→ Work instructions
The line that contains "δ(q0, b) = q3" and all lines following it to the end of the data below: set these down exactly, and nothing besides.
** Input data follows **
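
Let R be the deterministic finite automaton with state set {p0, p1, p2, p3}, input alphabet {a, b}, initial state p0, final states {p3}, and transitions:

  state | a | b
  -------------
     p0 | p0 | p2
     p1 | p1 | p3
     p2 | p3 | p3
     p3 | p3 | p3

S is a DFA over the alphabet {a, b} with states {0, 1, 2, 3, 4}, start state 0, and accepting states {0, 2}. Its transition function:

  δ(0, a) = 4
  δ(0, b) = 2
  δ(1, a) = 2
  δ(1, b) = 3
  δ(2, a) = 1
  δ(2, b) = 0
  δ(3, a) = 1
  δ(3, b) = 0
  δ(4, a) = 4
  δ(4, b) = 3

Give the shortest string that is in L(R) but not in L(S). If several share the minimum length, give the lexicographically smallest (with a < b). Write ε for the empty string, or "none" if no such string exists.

ba

The string ba is accepted by R but not by S.
No shorter string lies in the difference, and ba is the lexicographically first length-2 string in L(R) \ L(S).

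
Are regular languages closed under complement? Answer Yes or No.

Yes

Take a complete DFA for L and swap accepting and non-accepting states; the resulting DFA accepts exactly Σ* \ L.
So the regular languages are closed under complement.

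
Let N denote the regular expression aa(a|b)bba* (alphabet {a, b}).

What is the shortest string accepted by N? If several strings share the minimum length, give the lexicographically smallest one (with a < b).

By inspection of the expression, no string of length less than 5 matches, and aaabb is the lexicographically first match of length 5.

aaabb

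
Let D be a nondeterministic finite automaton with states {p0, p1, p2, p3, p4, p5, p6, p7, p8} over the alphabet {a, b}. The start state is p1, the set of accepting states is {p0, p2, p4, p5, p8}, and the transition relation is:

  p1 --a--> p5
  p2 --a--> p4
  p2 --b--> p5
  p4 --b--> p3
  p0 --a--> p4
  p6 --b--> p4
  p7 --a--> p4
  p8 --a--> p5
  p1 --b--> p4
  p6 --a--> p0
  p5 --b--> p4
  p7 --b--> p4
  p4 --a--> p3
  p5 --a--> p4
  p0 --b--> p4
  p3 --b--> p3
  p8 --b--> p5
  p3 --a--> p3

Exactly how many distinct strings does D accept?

The useful subgraph on states {p1, p4, p5} is acyclic, so L(D) is finite; the longest accepting path visits 3 useful states, giving maximum string length 2.
Counting accepting paths from p1 by length: 2 of length 1, 2 of length 2. Total 4.

4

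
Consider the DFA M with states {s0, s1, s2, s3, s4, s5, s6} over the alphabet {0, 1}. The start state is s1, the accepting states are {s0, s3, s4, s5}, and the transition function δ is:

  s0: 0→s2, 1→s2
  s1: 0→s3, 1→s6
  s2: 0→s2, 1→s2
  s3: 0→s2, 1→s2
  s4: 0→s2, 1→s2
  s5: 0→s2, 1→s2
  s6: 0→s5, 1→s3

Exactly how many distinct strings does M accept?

The useful subgraph on states {s1, s3, s5, s6} is acyclic, so L(M) is finite; the longest accepting path visits 3 useful states, giving maximum string length 2.
Counting accepting paths from s1 by length: 1 of length 1, 2 of length 2. Total 3.

3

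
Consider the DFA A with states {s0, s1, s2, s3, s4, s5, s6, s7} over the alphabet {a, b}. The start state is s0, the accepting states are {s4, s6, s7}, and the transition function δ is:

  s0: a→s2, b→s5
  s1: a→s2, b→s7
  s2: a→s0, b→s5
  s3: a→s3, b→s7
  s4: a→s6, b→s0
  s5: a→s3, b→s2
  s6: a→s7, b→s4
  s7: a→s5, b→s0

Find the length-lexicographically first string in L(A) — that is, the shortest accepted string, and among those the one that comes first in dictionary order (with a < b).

bab

A breadth-first search from s0 reaches an accepting state first via the path s0 → s5 → s3 → s7 on input bab.
No string of length < 3 is accepted (BFS exhausts all shorter strings without reaching an accepting state), and bab is the lexicographically least accepting string of length 3.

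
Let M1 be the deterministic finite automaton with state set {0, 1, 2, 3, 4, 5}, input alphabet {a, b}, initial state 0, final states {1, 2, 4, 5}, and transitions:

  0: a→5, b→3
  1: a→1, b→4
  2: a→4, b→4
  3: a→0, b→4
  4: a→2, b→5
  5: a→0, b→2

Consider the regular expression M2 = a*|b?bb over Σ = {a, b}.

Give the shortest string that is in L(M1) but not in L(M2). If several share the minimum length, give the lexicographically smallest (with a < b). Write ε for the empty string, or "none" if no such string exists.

The string ab is accepted by M1 but not by M2.
No shorter string lies in the difference, and ab is the lexicographically first length-2 string in L(M1) \ L(M2).

ab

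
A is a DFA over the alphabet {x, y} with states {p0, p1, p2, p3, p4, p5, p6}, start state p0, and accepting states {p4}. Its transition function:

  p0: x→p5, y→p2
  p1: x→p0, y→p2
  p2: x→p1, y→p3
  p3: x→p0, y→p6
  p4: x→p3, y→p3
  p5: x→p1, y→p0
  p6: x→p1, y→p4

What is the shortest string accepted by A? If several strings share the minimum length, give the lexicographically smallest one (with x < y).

yyyy

A breadth-first search from p0 reaches an accepting state first via the path p0 → p2 → p3 → p6 → p4 on input yyyy.
No string of length < 4 is accepted (BFS exhausts all shorter strings without reaching an accepting state), and yyyy is the lexicographically least accepting string of length 4.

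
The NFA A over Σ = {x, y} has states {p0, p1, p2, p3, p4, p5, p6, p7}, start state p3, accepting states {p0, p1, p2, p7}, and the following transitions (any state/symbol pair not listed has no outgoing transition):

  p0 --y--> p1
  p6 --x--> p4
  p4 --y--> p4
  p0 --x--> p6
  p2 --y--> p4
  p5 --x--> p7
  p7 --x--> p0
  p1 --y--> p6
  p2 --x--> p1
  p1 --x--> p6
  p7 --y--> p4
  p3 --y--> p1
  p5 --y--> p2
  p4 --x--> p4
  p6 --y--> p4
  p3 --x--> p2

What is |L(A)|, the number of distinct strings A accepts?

The useful subgraph on states {p1, p2, p3} is acyclic, so L(A) is finite; the longest accepting path visits 3 useful states, giving maximum string length 2.
Counting accepting paths from p3 by length: 2 of length 1, 1 of length 2. Total 3.

3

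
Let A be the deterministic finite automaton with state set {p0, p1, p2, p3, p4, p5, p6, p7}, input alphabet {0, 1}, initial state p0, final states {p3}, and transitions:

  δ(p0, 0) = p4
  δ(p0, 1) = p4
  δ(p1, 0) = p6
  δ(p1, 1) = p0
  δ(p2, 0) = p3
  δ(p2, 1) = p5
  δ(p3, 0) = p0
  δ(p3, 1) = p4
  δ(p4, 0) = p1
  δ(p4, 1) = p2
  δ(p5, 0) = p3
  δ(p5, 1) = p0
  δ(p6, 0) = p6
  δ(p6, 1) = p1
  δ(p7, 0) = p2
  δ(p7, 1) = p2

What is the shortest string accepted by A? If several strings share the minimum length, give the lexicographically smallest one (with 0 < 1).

010

A breadth-first search from p0 reaches an accepting state first via the path p0 → p4 → p2 → p3 on input 010.
No string of length < 3 is accepted (BFS exhausts all shorter strings without reaching an accepting state), and 010 is the lexicographically least accepting string of length 3.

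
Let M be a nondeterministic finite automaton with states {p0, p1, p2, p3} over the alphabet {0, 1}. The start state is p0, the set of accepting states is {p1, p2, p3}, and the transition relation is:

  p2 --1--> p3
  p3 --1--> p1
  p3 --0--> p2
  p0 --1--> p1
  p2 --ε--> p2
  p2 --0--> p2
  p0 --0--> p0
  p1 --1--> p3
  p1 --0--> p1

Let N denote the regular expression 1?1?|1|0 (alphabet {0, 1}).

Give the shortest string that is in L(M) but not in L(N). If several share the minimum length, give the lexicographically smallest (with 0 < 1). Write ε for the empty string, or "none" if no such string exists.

01

The string 01 is accepted by M but not by N.
No shorter string lies in the difference, and 01 is the lexicographically first length-2 string in L(M) \ L(N).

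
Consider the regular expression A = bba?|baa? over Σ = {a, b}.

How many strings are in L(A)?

The expression has no Kleene star, so L(A) is finite. Expanding the alternatives gives {ba, bb, baa, bba}.
That is 2 of length 2, 2 of length 3: 4 strings in all.

4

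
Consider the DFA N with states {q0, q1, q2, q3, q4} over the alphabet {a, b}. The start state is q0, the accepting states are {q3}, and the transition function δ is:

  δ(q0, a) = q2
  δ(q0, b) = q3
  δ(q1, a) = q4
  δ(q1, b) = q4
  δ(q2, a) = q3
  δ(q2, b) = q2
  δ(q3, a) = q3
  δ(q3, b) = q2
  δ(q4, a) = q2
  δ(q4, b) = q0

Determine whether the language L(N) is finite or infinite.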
** End of Input data **
→ Answer to this exercise
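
  δ(q0, b) = q3
  δ(q1, a) = q4
  δ(q1, b) = q4
  δ(q2, a) = q3
  δ(q2, b) = q2
  δ(q3, a) = q3
  δ(q3, b) = q2
  δ(q4, a) = q2
  δ(q4, b) = q0

Determine whether the language L(N) is finite or infinite.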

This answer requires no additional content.